Aim of the task »
Search the records for the string "survives" and return each line that has it.

Extracted data entries:

*** Begin section ***

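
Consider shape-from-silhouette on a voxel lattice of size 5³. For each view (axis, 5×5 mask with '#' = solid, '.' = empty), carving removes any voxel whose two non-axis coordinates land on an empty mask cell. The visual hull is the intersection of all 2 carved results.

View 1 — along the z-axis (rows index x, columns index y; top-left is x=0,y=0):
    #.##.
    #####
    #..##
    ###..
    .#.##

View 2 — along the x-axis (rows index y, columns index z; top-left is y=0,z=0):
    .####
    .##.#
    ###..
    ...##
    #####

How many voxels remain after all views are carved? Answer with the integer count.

initial block: 5^3 = 125
  1. axis=2 (XY plane), |mask|=17  ⇒  voxels=85
  2. axis=0 (YZ plane), |mask|=17  ⇒  voxels=57

57 voxels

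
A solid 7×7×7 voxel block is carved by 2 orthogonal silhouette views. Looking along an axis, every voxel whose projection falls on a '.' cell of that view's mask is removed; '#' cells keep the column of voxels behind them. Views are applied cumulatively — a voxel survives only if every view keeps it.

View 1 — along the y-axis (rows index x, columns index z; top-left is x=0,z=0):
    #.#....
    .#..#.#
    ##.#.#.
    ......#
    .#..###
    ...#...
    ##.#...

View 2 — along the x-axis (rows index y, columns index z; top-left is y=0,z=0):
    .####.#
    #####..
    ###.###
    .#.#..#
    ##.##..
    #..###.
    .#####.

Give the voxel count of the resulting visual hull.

full grid |V| = 343
step 1: project along y, AND mask (18/49) → |grid| = 126
step 2: project along x, AND mask (32/49) → |grid| = 85

|visual hull| = 85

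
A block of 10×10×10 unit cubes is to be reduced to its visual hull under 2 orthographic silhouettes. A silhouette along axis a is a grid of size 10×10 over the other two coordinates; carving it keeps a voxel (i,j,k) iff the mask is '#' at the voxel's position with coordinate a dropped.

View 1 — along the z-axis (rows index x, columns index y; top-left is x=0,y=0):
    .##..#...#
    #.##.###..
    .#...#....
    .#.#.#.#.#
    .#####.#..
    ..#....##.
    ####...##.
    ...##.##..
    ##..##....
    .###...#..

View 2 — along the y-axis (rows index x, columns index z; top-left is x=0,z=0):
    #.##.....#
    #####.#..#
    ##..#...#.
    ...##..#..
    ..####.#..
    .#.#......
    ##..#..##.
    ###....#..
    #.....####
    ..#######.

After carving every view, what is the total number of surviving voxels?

remaining voxels: 211

start: 10×10×10 = 1000 voxels
  1. axis=2 (XY plane), |mask|=44  ⇒  voxels=440
  2. axis=1 (XZ plane), |mask|=46  ⇒  voxels=211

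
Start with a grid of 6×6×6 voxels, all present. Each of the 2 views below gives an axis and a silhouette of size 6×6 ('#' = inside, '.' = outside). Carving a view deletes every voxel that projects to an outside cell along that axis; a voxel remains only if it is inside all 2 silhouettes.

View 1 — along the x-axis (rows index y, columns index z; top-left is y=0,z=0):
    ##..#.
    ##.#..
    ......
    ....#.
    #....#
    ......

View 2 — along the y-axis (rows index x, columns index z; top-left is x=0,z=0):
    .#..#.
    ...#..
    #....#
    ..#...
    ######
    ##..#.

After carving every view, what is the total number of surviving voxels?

|visual hull| = 25

full grid |V| = 216
step 1: project along x, AND mask (9/36) → |grid| = 54
step 2: project along y, AND mask (15/36) → |grid| = 25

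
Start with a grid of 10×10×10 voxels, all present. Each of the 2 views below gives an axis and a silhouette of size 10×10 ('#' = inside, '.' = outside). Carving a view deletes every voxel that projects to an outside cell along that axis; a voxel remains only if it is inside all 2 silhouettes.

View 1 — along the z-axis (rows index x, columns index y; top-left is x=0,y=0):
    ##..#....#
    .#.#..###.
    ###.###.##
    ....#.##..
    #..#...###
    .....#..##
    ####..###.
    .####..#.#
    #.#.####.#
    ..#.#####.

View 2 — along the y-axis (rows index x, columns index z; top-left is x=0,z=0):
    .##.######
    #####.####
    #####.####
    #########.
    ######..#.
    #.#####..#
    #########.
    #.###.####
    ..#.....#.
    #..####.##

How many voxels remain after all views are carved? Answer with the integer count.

voxel count = 399

before carving: 1000 voxels (10×10×10)
after view 1 [z-axis, 54 of 100 cells solid] → remaining = 540
after view 2 [y-axis, 75 of 100 cells solid] → remaining = 399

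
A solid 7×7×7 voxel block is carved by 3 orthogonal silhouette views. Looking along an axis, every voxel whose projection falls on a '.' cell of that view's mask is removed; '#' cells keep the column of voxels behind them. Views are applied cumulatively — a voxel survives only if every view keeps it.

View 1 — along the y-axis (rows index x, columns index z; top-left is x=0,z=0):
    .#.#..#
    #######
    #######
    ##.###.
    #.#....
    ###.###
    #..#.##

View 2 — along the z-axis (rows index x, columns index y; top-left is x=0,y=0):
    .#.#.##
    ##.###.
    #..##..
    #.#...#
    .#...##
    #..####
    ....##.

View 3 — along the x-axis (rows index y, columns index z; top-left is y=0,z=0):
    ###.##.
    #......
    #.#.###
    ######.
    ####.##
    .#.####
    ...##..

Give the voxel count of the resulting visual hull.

before carving: 343 voxels (7×7×7)
V1 y: intersect with XZ mask (34 set) -- 238 left
V2 z: intersect with XY mask (25 set) -- 127 left
V3 x: intersect with YZ mask (30 set) -- 83 left

|visual hull| = 83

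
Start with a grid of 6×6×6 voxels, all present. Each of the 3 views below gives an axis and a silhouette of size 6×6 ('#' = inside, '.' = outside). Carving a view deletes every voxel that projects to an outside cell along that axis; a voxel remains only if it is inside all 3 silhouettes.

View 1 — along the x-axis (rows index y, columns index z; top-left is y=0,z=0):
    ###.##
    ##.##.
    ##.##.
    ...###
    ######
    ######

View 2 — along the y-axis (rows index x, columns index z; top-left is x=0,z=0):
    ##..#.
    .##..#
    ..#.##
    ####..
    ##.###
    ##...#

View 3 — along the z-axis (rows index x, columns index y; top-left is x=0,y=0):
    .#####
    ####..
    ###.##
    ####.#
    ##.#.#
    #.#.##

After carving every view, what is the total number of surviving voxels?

voxel count = 71

before carving: 216 voxels (6×6×6)
carve view 1 (along x, YZ-mask fill 28/36): 168 voxels remain
carve view 2 (along y, XZ-mask fill 21/36): 98 voxels remain
carve view 3 (along z, XY-mask fill 27/36): 71 voxels remain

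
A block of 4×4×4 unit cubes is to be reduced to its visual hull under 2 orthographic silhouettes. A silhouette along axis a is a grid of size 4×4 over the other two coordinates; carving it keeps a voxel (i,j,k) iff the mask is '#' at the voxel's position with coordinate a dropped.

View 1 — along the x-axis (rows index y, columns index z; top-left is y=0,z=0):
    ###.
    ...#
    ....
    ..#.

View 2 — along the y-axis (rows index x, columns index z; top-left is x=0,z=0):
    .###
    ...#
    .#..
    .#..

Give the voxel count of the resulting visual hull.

7 voxels

initial block: 4^3 = 64
after view 1 [x-axis, 5 of 16 cells solid] → remaining = 20
after view 2 [y-axis, 6 of 16 cells solid] → remaining = 7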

*** End section ***

Output »
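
A solid 7×7×7 voxel block is carved by 2 orthogonal silhouette views. Looking along an axis, every voxel whose projection falls on a '.' cell of that view's mask is removed; '#' cells keep the column of voxels behind them. Views are applied cumulatively — a voxel survives only if every view keeps it.
A solid 7×7×7 voxel block is carved by 3 orthogonal silhouette views. Looking along an axis, every voxel whose projection falls on a '.' cell of that view's mask is removed; '#' cells keep the column of voxels behind them. Views are applied cumulatively — a voxel survives only if every view keeps it.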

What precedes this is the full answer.